### Exercise description
From the entries, filter out every line that lacks "most" and copy the rest.

### Dataset excerpts
####

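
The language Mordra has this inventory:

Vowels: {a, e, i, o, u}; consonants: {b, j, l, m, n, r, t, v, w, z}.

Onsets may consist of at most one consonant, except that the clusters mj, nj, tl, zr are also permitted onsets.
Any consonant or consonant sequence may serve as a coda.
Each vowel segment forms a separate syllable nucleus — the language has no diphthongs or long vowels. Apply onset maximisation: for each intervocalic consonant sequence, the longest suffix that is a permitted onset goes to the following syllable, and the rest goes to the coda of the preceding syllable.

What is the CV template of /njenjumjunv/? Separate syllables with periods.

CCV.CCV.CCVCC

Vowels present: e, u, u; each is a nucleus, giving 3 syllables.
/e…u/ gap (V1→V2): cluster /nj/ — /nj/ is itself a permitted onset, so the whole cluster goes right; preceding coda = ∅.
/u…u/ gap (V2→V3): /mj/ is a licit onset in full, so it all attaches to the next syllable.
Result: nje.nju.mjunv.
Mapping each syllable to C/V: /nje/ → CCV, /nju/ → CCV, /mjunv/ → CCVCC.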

####

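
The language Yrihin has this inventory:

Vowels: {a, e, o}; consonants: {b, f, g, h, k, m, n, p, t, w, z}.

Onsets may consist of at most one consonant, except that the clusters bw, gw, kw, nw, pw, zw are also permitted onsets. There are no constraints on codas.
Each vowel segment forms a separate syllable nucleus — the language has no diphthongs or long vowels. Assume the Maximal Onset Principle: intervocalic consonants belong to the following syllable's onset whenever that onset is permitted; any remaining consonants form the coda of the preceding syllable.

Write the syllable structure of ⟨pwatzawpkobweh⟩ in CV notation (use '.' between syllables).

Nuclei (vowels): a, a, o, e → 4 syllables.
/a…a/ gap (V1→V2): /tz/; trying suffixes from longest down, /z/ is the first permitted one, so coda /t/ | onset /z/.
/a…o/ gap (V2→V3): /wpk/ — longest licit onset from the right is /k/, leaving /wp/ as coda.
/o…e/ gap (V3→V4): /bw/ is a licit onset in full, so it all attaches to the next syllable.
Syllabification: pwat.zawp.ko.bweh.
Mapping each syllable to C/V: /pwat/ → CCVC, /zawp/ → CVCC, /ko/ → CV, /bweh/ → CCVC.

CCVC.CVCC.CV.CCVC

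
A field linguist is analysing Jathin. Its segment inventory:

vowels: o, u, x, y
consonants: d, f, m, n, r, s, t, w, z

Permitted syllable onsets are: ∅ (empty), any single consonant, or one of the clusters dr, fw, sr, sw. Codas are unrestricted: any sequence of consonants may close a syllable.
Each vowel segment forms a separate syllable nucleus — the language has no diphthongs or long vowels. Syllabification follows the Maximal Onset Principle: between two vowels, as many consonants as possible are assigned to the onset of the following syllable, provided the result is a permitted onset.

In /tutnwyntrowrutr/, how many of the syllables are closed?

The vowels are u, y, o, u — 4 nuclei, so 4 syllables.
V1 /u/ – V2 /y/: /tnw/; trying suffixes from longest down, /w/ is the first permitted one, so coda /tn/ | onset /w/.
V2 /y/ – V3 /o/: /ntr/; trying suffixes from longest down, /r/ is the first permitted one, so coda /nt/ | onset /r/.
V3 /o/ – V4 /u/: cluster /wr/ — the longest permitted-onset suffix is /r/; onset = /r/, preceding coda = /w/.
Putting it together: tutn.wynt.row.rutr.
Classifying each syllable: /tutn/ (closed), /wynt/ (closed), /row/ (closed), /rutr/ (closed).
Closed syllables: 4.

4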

####

### Written reply
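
Onsets may consist of at most one consonant, except that the clusters mj, nj, tl, zr are also permitted onsets.
Onsets may consist of at most one consonant, except that the clusters bw, gw, kw, nw, pw, zw are also permitted onsets. There are no constraints on codas.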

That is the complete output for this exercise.